RECORD EXCERPTS:
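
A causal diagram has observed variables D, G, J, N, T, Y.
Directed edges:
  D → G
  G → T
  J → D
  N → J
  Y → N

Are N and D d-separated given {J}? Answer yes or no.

Bayes-Ball from N | {J} reaches {Y}.
D ∉ reach(N|{J}) ⇒ N ⊥ D | {J}.

Yes — N ⊥ D | {J}.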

REQUIREMENT: A word-for-word copy of the material above is required.

EXERCISE RESULT:
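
A causal diagram has observed variables D, G, J, N, T, Y.
Directed edges:
  D → G
  G → T
  J → D
  N → J
  Y → N

Are N and D d-separated given {J}? Answer yes or no.

Bayes-Ball from N | {J} reaches {Y}.
D ∉ reach(N|{J}) ⇒ N ⊥ D | {J}.

Yes — N ⊥ D | {J}.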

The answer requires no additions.